EXERCISE INSTRUCTIONS - Restate the entries below word for word, omitting nothing.

DATA FOR ANALYSIS Start Marker

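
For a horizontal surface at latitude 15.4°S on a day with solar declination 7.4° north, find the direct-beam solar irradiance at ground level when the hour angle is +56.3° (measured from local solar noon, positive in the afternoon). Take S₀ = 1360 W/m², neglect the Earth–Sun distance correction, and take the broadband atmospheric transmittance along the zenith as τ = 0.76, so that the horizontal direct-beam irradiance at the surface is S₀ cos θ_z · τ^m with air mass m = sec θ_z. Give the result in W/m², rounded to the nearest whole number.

cos θ_z = sin φ sin δ + cos φ cos δ cos H = (-0.2656)(0.1288) + (0.9641)(0.9917)(0.5548) = 0.4962.
Air mass m = 1/cos θ_z = 1/0.4962 = 2.015; τ^m = 0.76^2.015 = 0.5752.
Surface direct beam = 1360 × 0.4962 × 0.5752 = 388.16 W/m².

388 W/m²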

DATA FOR ANALYSIS End Marker

SOLUTION FOR THIS PROBLEM -
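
For a horizontal surface at latitude 15.4°S on a day with solar declination 7.4° north, find the direct-beam solar irradiance at ground level when the hour angle is +56.3° (measured from local solar noon, positive in the afternoon). Take S₀ = 1360 W/m², neglect the Earth–Sun distance correction, and take the broadband atmospheric transmittance along the zenith as τ = 0.76, so that the horizontal direct-beam irradiance at the surface is S₀ cos θ_z · τ^m with air mass m = sec θ_z. Give the result in W/m², rounded to the nearest whole number.

cos θ_z = sin φ sin δ + cos φ cos δ cos H = (-0.2656)(0.1288) + (0.9641)(0.9917)(0.5548) = 0.4962.
Air mass m = 1/cos θ_z = 1/0.4962 = 2.015; τ^m = 0.76^2.015 = 0.5752.
Surface direct beam = 1360 × 0.4962 × 0.5752 = 388.16 W/m².

388 W/m²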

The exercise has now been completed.